───── Data for analysis ─────
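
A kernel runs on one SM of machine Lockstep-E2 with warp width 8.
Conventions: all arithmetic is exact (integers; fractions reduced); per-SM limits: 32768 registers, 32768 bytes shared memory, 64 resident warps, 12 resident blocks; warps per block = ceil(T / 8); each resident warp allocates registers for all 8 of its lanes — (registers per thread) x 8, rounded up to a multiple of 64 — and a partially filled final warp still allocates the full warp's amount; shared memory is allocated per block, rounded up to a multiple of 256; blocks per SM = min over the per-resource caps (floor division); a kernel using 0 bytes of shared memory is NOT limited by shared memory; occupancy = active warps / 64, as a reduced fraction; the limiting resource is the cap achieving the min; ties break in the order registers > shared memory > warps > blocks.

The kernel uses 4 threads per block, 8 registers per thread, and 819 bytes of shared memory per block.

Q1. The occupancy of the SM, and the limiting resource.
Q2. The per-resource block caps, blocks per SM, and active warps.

Answer: occupancy 3/16, limited by blocks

registers: 512 blocks
shared memory: 32 blocks
warps: 64 blocks
blocks: 12 blocks

Answer: 12 blocks, 12 active warps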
─────
- _Task statement_
Every line of data must be returned unchanged.

- _Response box_
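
A kernel runs on one SM of machine Lockstep-E2 with warp width 8.
Conventions: all arithmetic is exact (integers; fractions reduced); per-SM limits: 32768 registers, 32768 bytes shared memory, 64 resident warps, 12 resident blocks; warps per block = ceil(T / 8); each resident warp allocates registers for all 8 of its lanes — (registers per thread) x 8, rounded up to a multiple of 64 — and a partially filled final warp still allocates the full warp's amount; shared memory is allocated per block, rounded up to a multiple of 256; blocks per SM = min over the per-resource caps (floor division); a kernel using 0 bytes of shared memory is NOT limited by shared memory; occupancy = active warps / 64, as a reduced fraction; the limiting resource is the cap achieving the min; ties break in the order registers > shared memory > warps > blocks.

The kernel uses 4 threads per block, 8 registers per thread, and 819 bytes of shared memory per block.

Q1. The occupancy of the SM, and the limiting resource.
Q2. The per-resource block caps, blocks per SM, and active warps.

Answer: occupancy 3/16, limited by blocks

registers: 512 blocks
shared memory: 32 blocks
warps: 64 blocks
blocks: 12 blocks

Answer: 12 blocks, 12 active warps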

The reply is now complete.